(Data items)
----

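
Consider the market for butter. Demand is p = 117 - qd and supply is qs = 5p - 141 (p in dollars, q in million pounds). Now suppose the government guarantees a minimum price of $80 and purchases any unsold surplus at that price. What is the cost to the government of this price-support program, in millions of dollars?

Rearranging demand gives qd = 117 - p. Setting quantity demanded equal to quantity supplied, 117 - p = 5p - 141, gives p* = 43 and q* = 74.
Because the floor (80) lies above the market-clearing price, it is binding.
At p = 80: qd = 117 - 80 = 37 and qs = 5·80 - 141 = 259.
Surplus = qs - qd = 222.
Government expenditure = surplus × support price = 222 × 80 = 17760.

17760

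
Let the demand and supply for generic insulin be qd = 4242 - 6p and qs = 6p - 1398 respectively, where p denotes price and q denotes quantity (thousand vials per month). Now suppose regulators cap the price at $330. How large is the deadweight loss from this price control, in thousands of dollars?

117600

Equilibrium: 4242 - 6p = 6p - 1398, so 5640 = 12p and p* = 470, q* = 1422.
The ceiling of 330 is below the equilibrium price 470, so it binds.
At p = 330: qd = 4242 - 6·330 = 2262 and qs = 6·330 - 1398 = 582.
Quantity traded falls to 582. At q = 582 the demand price is (4242 - 582)/6 = 610 and the supply price is (1398 + 582)/6 = 330.
Deadweight loss = ½ · (610 - 330) · (1422 - 582) = ½ · 280 · 840 = 117600.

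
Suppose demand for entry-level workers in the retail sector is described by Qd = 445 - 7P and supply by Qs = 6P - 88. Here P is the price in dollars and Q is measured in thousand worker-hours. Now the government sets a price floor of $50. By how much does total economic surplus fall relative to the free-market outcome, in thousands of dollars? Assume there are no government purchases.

In a free market, 445 - 7P = 6P - 88 gives the equilibrium P* = 41, Q* = 158.
Since 50 > 41, the floor is binding.
At P = 50: Qd = 445 - 7·50 = 95 and Qs = 6·50 - 88 = 212.
Quantity traded falls to 95. At Q = 95 the demand price is (445 - 95)/7 = 50 and the supply price is (88 + 95)/6 = 30.5.
Deadweight loss = ½ · (50 - 30.5) · (158 - 95) = ½ · 19.5 · 63 = 614.25.

614.25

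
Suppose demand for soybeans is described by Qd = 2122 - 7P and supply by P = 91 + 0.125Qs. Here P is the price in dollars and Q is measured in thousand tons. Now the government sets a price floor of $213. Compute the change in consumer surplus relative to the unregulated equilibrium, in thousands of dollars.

-16364.5

Rearranging supply gives Qs = 8P - 728. Without the control the market clears where 2122 - 7P = 8P - 728, i.e. P* = 190 and Q* = 792.
The floor of 213 is above the equilibrium price 190, so it binds.
At P = 213: Qd = 2122 - 7·213 = 631 and Qs = 8·213 - 728 = 976.
Consumer surplus without the control is ½ · (2122/7 - 190) · 792 = 313632/7.
With the floor, consumers buy 631 units at 213, so CS = ½ · (2122/7 - 213) · 631 = 398161/14.
Change in consumer surplus = 398161/14 - 313632/7 = -16364.5.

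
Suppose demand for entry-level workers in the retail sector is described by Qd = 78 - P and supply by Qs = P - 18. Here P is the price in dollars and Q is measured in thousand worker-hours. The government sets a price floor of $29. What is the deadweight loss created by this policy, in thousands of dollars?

0

Equilibrium: 78 - P = P - 18, so 96 = 2P and P* = 48, Q* = 30.
Since 29 is below P* = 48, the floor does not bind and the free-market outcome prevails.
Since the control does not bind, no trades are prevented and deadweight loss is zero.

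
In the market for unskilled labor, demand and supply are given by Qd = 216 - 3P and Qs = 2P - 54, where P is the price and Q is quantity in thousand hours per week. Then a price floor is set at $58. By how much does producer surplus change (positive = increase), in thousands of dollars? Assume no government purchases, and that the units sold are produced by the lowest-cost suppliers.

Without the control the market clears where 216 - 3P = 2P - 54, i.e. P* = 54 and Q* = 54.
Because the floor (58) lies above the market-clearing price, it is binding.
At P = 58: Qd = 216 - 3·58 = 42 and Qs = 2·58 - 54 = 62.
Producer surplus without the control is ½ · (54 - 27) · 54 = 729.
With the floor, 42 units are sold at 58. The supply price at Q = 42 is 48, so PS = ½ · [(58 - 27) + (58 - 48)] · 42 = 861.
Change in producer surplus = 861 - 729 = 132.

132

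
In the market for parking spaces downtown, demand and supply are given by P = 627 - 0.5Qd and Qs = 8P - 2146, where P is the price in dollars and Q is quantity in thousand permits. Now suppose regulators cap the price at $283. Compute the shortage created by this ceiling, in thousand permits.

570

Rearranging demand gives Qd = 1254 - 2P. In a free market, 1254 - 2P = 8P - 2146 gives the equilibrium P* = 340, Q* = 574.
Because the ceiling (283) lies below the market-clearing price, it is binding.
At P = 283: Qd = 1254 - 2·283 = 688 and Qs = 8·283 - 2146 = 118.
Shortage = Qd - Qs = 688 - 118 = 570.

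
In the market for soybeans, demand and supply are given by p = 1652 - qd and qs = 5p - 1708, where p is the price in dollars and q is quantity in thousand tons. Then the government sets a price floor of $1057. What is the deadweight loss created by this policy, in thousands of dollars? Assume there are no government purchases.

Rearranging demand gives qd = 1652 - p. Equilibrium: 1652 - p = 5p - 1708, so 3360 = 6p and p* = 560, q* = 1092.
The floor of 1057 is above the equilibrium price 560, so it binds.
At p = 1057: qd = 1652 - 1057 = 595 and qs = 5·1057 - 1708 = 3577.
Quantity traded falls to 595. At q = 595 the demand price is 1652 - 595 = 1057 and the supply price is (1708 + 595)/5 = 460.6.
Deadweight loss = ½ · (1057 - 460.6) · (1092 - 595) = ½ · 596.4 · 497 = 148205.4.

148205.4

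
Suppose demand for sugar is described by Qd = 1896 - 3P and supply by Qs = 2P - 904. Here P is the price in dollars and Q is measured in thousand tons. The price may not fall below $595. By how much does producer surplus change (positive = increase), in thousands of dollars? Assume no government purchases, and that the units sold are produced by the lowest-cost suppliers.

1128.75

Equilibrium: 1896 - 3P = 2P - 904, so 2800 = 5P and P* = 560, Q* = 216.
Because the floor (595) lies above the market-clearing price, it is binding.
At P = 595: Qd = 1896 - 3·595 = 111 and Qs = 2·595 - 904 = 286.
Producer surplus without the control is ½ · (560 - 452) · 216 = 11664.
With the floor, 111 units are sold at 595. The supply price at Q = 111 is 507.5, so PS = ½ · [(595 - 452) + (595 - 507.5)] · 111 = 12792.75.
Change in producer surplus = 12792.75 - 11664 = 1128.75.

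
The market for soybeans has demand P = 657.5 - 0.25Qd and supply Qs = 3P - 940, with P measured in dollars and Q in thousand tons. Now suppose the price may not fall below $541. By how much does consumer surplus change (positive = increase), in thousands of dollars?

-16368

Rearranging demand gives Qd = 2630 - 4P. Without the control the market clears where 2630 - 4P = 3P - 940, i.e. P* = 510 and Q* = 590.
The floor of 541 is above the equilibrium price 510, so it binds.
At P = 541: Qd = 2630 - 4·541 = 466 and Qs = 3·541 - 940 = 683.
Consumer surplus without the control is ½ · (657.5 - 510) · 590 = 43512.5.
With the floor, consumers buy 466 units at 541, so CS = ½ · (657.5 - 541) · 466 = 27144.5.
Change in consumer surplus = 27144.5 - 43512.5 = -16368.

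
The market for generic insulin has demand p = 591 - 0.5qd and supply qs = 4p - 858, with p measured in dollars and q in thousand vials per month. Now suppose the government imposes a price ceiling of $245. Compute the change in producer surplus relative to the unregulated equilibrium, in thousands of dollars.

-29640

Rearranging demand gives qd = 1182 - 2p. Setting quantity demanded equal to quantity supplied, 1182 - 2p = 4p - 858, gives p* = 340 and q* = 502.
Because the ceiling (245) lies below the market-clearing price, it is binding.
At p = 245: qd = 1182 - 2·245 = 692 and qs = 4·245 - 858 = 122.
Producer surplus without the control is ½ · (340 - 214.5) · 502 = 31500.5.
With the ceiling, producers sell 122 units at 245, so PS = ½ · (245 - 214.5) · 122 = 1860.5.
Change in producer surplus = 1860.5 - 31500.5 = -29640.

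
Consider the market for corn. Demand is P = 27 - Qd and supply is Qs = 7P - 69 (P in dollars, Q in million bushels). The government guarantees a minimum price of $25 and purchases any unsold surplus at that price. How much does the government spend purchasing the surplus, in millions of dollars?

Rearranging demand gives Qd = 27 - P. Equilibrium: 27 - P = 7P - 69, so 96 = 8P and P* = 12, Q* = 15.
Since 25 > 12, the floor is binding.
At P = 25: Qd = 27 - 25 = 2 and Qs = 7·25 - 69 = 106.
Surplus = Qs - Qd = 104.
Government expenditure = surplus × support price = 104 × 25 = 2600.

2600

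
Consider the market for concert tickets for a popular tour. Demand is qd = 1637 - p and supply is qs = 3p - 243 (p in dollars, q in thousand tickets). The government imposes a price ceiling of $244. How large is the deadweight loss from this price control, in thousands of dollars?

306456

Without the control the market clears where 1637 - p = 3p - 243, i.e. p* = 470 and q* = 1167.
Because the ceiling (244) lies below the market-clearing price, it is binding.
At p = 244: qd = 1637 - 244 = 1393 and qs = 3·244 - 243 = 489.
Quantity traded falls to 489. At q = 489 the demand price is 1637 - 489 = 1148 and the supply price is (243 + 489)/3 = 244.
Deadweight loss = ½ · (1148 - 244) · (1167 - 489) = ½ · 904 · 678 = 306456.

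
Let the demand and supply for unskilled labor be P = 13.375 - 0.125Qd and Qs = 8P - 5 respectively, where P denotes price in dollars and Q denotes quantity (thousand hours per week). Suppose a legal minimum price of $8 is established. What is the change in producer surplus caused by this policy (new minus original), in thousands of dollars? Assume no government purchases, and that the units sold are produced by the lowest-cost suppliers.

39

Rearranging demand gives Qd = 107 - 8P. Setting quantity demanded equal to quantity supplied, 107 - 8P = 8P - 5, gives P* = 7 and Q* = 51.
The floor of 8 is above the equilibrium price 7, so it binds.
At P = 8: Qd = 107 - 8·8 = 43 and Qs = 8·8 - 5 = 59.
Producer surplus without the control is ½ · (7 - 0.625) · 51 = 162.5625.
With the floor, 43 units are sold at 8. The supply price at Q = 43 is 6, so PS = ½ · [(8 - 0.625) + (8 - 6)] · 43 = 201.5625.
Change in producer surplus = 201.5625 - 162.5625 = 39.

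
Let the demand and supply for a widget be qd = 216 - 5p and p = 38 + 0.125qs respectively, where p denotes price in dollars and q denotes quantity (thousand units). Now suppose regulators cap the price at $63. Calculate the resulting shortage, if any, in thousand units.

Rearranging supply gives qs = 8p - 304. In a free market, 216 - 5p = 8p - 304 gives the equilibrium p* = 40, q* = 16.
Since 63 is above p* = 40, the ceiling does not bind and the free-market outcome prevails.
Since the control does not bind, there is no shortage.

0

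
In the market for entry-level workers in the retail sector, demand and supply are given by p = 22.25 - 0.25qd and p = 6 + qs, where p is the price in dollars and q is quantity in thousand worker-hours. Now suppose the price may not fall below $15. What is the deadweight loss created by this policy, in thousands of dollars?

0

Rearranging demand gives qd = 89 - 4p; rearranging supply gives qs = p - 6. Setting quantity demanded equal to quantity supplied, 89 - 4p = p - 6, gives p* = 19 and q* = 13.
The floor of 15 is below the equilibrium price 19, so it is not binding; the market clears at p* = 19, q* = 13.
Since the control does not bind, no trades are prevented and deadweight loss is zero.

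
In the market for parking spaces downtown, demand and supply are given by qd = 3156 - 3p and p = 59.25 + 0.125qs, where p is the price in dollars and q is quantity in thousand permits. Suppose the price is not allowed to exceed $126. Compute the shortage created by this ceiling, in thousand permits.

Rearranging supply gives qs = 8p - 474. In a free market, 3156 - 3p = 8p - 474 gives the equilibrium p* = 330, q* = 2166.
The ceiling of 126 is below the equilibrium price 330, so it binds.
At p = 126: qd = 3156 - 3·126 = 2778 and qs = 8·126 - 474 = 534.
Shortage = qd - qs = 2778 - 534 = 2244.

2244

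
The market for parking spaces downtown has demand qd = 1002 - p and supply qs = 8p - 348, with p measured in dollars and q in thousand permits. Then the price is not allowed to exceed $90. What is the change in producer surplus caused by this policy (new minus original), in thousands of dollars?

-36720

In a free market, 1002 - p = 8p - 348 gives the equilibrium p* = 150, q* = 852.
Since 90 < 150, the ceiling is binding.
At p = 90: qd = 1002 - 90 = 912 and qs = 8·90 - 348 = 372.
Producer surplus without the control is ½ · (150 - 43.5) · 852 = 45369.
With the ceiling, producers sell 372 units at 90, so PS = ½ · (90 - 43.5) · 372 = 8649.
Change in producer surplus = 8649 - 45369 = -36720.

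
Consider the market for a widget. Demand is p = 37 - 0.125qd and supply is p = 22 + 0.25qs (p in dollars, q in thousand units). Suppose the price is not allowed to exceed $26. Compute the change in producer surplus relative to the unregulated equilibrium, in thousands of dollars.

Rearranging demand gives qd = 296 - 8p; rearranging supply gives qs = 4p - 88. In a free market, 296 - 8p = 4p - 88 gives the equilibrium p* = 32, q* = 40.
Since 26 < 32, the ceiling is binding.
At p = 26: qd = 296 - 8·26 = 88 and qs = 4·26 - 88 = 16.
Producer surplus without the control is ½ · (32 - 22) · 40 = 200.
With the ceiling, producers sell 16 units at 26, so PS = ½ · (26 - 22) · 16 = 32.
Change in producer surplus = 32 - 200 = -168.

-168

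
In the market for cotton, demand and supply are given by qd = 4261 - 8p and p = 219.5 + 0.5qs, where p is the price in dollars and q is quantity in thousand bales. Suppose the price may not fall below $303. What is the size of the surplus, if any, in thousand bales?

Rearranging supply gives qs = 2p - 439. In a free market, 4261 - 8p = 2p - 439 gives the equilibrium p* = 470, q* = 501.
The floor of 303 is below the equilibrium price 470, so it is not binding; the market clears at p* = 470, q* = 501.
Since the control does not bind, there is no surplus.

0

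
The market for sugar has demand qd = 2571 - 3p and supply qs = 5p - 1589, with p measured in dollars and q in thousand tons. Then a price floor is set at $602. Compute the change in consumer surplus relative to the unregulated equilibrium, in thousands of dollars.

In a free market, 2571 - 3p = 5p - 1589 gives the equilibrium p* = 520, q* = 1011.
The floor of 602 is above the equilibrium price 520, so it binds.
At p = 602: qd = 2571 - 3·602 = 765 and qs = 5·602 - 1589 = 1421.
Consumer surplus without the control is ½ · (857 - 520) · 1011 = 170353.5.
With the floor, consumers buy 765 units at 602, so CS = ½ · (857 - 602) · 765 = 97537.5.
Change in consumer surplus = 97537.5 - 170353.5 = -72816.

-72816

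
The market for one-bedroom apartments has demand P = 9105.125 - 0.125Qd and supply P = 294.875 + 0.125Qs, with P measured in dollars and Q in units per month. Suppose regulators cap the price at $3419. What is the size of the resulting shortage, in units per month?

Rearranging demand gives Qd = 72841 - 8P; rearranging supply gives Qs = 8P - 2359. Equilibrium: 72841 - 8P = 8P - 2359, so 75200 = 16P and P* = 4700, Q* = 35241.
Since 3419 < 4700, the ceiling is binding.
At P = 3419: Qd = 72841 - 8·3419 = 45489 and Qs = 8·3419 - 2359 = 24993.
Shortage = Qd - Qs = 45489 - 24993 = 20496.

20496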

----

# PROBLEM TO SOLVE
Repeat word for word from the line holding "The market for sugar" down to the last line above, including both.

# ANSWER BELOW
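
The market for sugar has demand qd = 2571 - 3p and supply qs = 5p - 1589, with p measured in dollars and q in thousand tons. Then a price floor is set at $602. Compute the change in consumer surplus relative to the unregulated equilibrium, in thousands of dollars.

In a free market, 2571 - 3p = 5p - 1589 gives the equilibrium p* = 520, q* = 1011.
The floor of 602 is above the equilibrium price 520, so it binds.
At p = 602: qd = 2571 - 3·602 = 765 and qs = 5·602 - 1589 = 1421.
Consumer surplus without the control is ½ · (857 - 520) · 1011 = 170353.5.
With the floor, consumers buy 765 units at 602, so CS = ½ · (857 - 602) · 765 = 97537.5.
Change in consumer surplus = 97537.5 - 170353.5 = -72816.

-72816

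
The market for one-bedroom apartments has demand P = 9105.125 - 0.125Qd and supply P = 294.875 + 0.125Qs, with P measured in dollars and Q in units per month. Suppose regulators cap the price at $3419. What is the size of the resulting shortage, in units per month?

Rearranging demand gives Qd = 72841 - 8P; rearranging supply gives Qs = 8P - 2359. Equilibrium: 72841 - 8P = 8P - 2359, so 75200 = 16P and P* = 4700, Q* = 35241.
Since 3419 < 4700, the ceiling is binding.
At P = 3419: Qd = 72841 - 8·3419 = 45489 and Qs = 8·3419 - 2359 = 24993.
Shortage = Qd - Qs = 45489 - 24993 = 20496.

20496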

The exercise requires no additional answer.